■ Work item: An identical copy of the listing below is all the answer should contain.

------------------------------------------------------------------------

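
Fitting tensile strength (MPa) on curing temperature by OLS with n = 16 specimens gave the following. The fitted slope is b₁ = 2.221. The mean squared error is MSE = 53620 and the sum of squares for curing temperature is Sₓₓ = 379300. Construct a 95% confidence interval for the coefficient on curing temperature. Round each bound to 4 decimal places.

SE(b₁) = √(MSE/Sₓₓ) = √(53620/379300) = 0.375986.
df = n − 2 = 14.
t* = t_{0.025, 14} = 2.144787.
Margin = t* × SE = 2.144787 × 0.375986 = 0.806410.
CI: 2.221 ± 0.806410 → (1.4146, 3.0274).
With 95% confidence, each one-unit increase in curing temperature is associated with a change of between 1.4146 and 3.0274 MPa in tensile strength.

(1.4146, 3.0274)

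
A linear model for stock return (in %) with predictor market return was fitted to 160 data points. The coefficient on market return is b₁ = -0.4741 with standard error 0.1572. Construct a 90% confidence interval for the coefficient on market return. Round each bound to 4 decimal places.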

------------------------------------------------------------------------

■ Written answer:
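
Fitting tensile strength (MPa) on curing temperature by OLS with n = 16 specimens gave the following. The fitted slope is b₁ = 2.221. The mean squared error is MSE = 53620 and the sum of squares for curing temperature is Sₓₓ = 379300. Construct a 95% confidence interval for the coefficient on curing temperature. Round each bound to 4 decimal places.

SE(b₁) = √(MSE/Sₓₓ) = √(53620/379300) = 0.375986.
df = n − 2 = 14.
t* = t_{0.025, 14} = 2.144787.
Margin = t* × SE = 2.144787 × 0.375986 = 0.806410.
CI: 2.221 ± 0.806410 → (1.4146, 3.0274).
With 95% confidence, each one-unit increase in curing temperature is associated with a change of between 1.4146 and 3.0274 MPa in tensile strength.

(1.4146, 3.0274)

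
A linear model for stock return (in %) with predictor market return was fitted to 160 data points. The coefficient on market return is b₁ = -0.4741 with standard error 0.1572. Construct a 90% confidence interval for the coefficient on market return. Round each bound to 4 decimal places.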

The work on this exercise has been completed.